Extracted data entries
↓↓↓
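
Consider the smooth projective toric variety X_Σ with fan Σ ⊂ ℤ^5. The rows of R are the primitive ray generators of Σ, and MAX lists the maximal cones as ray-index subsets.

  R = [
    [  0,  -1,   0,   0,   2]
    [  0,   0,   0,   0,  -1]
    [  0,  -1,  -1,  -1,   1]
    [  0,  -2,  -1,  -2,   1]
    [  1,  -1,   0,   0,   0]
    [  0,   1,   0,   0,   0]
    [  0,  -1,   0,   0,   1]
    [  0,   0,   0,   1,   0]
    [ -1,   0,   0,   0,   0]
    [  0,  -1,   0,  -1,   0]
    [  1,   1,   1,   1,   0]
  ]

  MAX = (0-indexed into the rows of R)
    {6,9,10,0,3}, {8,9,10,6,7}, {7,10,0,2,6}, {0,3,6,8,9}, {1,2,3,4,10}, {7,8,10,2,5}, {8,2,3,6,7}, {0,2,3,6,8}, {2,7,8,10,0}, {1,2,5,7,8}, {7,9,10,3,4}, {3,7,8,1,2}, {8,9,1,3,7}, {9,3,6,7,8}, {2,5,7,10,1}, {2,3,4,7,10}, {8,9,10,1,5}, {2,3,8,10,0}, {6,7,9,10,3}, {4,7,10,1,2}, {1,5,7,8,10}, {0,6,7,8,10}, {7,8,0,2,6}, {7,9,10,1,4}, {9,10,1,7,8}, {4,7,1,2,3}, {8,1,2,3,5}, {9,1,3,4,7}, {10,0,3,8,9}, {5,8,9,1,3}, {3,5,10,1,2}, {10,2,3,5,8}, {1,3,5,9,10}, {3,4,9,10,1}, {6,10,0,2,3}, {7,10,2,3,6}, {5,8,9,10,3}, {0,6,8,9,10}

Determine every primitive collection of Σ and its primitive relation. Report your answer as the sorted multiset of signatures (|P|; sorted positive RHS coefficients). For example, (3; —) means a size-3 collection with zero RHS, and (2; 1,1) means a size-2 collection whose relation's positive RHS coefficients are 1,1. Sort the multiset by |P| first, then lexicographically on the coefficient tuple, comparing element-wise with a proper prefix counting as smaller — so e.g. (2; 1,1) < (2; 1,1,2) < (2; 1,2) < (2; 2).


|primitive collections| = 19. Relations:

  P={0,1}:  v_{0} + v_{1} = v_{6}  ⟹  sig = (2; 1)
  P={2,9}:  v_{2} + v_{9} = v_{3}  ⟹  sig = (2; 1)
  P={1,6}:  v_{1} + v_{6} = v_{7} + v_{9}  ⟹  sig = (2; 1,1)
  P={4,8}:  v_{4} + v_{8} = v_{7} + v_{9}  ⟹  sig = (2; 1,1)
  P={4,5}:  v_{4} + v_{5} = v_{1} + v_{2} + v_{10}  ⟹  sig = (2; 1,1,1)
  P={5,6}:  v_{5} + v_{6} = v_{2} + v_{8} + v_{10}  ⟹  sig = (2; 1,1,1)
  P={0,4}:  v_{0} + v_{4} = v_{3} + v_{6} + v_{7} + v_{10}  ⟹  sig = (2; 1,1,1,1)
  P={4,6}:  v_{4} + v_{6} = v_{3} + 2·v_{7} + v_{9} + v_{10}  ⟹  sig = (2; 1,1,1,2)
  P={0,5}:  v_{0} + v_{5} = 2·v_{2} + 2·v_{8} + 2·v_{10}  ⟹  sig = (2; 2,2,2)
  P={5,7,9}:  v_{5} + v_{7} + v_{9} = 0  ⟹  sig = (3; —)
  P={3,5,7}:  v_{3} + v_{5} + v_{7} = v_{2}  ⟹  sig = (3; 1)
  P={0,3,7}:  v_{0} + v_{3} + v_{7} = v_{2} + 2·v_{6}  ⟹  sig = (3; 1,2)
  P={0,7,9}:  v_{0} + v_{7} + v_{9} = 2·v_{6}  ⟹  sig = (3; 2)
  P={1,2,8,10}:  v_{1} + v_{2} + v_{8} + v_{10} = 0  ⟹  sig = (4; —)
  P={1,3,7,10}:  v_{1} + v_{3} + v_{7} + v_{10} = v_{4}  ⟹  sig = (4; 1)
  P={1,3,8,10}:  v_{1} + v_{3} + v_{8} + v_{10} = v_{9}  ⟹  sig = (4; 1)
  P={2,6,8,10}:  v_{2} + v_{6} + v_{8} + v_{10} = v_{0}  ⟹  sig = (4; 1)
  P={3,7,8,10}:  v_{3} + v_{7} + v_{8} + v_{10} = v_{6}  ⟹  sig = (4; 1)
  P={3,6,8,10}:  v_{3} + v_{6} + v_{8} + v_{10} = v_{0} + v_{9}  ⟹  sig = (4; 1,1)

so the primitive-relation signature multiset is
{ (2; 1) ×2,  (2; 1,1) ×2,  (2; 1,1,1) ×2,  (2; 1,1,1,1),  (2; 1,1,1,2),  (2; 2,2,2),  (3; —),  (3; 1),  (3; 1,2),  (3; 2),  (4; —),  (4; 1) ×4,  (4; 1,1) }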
↑↑↑
↓↓↓
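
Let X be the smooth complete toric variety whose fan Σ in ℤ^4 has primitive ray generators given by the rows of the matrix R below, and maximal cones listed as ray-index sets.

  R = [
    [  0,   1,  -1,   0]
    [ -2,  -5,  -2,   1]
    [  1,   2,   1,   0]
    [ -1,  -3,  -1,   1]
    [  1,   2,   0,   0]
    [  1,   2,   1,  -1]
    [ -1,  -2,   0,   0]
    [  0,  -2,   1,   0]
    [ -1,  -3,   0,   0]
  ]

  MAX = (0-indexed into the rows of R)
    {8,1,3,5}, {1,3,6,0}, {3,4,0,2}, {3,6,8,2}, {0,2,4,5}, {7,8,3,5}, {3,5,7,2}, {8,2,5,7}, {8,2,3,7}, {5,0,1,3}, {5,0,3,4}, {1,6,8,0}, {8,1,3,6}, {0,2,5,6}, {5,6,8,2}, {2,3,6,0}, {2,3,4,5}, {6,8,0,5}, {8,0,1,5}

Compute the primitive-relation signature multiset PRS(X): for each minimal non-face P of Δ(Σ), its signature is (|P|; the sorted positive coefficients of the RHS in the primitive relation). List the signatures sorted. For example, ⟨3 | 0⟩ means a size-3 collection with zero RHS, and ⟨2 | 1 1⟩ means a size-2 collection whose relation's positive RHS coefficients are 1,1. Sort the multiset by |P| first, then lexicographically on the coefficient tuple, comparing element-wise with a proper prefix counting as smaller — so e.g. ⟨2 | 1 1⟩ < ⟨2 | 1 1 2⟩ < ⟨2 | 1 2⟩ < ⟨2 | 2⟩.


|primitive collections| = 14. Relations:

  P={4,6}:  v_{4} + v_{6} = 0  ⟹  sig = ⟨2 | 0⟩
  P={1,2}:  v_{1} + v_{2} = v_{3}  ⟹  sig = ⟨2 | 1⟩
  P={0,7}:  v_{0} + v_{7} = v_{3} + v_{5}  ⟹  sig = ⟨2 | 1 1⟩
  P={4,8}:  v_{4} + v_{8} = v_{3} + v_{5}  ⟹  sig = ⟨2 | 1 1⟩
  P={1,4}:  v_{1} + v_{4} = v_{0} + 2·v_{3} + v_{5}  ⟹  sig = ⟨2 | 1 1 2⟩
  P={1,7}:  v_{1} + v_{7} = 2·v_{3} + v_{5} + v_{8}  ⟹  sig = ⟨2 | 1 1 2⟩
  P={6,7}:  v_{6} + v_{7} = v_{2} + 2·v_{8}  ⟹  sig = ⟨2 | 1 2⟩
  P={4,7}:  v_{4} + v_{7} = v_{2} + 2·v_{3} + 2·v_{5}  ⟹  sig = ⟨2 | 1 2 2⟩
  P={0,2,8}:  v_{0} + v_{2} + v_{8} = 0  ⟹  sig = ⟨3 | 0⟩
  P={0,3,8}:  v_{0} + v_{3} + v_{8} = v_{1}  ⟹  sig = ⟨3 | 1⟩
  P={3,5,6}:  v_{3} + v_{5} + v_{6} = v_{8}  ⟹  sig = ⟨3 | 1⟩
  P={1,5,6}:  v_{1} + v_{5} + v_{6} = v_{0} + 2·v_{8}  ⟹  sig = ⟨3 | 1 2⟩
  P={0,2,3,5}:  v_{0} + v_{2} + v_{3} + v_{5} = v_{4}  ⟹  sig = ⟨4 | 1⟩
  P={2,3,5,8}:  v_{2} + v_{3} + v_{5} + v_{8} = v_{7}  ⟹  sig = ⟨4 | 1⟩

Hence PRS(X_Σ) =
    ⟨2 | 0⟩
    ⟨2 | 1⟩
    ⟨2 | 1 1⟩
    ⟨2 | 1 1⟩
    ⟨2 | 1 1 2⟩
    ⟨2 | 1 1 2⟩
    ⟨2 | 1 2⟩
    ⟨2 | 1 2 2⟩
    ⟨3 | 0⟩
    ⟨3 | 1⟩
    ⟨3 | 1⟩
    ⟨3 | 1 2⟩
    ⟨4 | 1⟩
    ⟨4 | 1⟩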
↑↑↑
■ WHAT IS NEEDED ■
Please return all lines above in which the string "smooth" is found.

■ SOLUTION FOR THIS TASK ■
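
Consider the smooth projective toric variety X_Σ with fan Σ ⊂ ℤ^5. The rows of R are the primitive ray generators of Σ, and MAX lists the maximal cones as ray-index subsets.
Let X be the smooth complete toric variety whose fan Σ in ℤ^4 has primitive ray generators given by the rows of the matrix R below, and maximal cones listed as ray-index sets.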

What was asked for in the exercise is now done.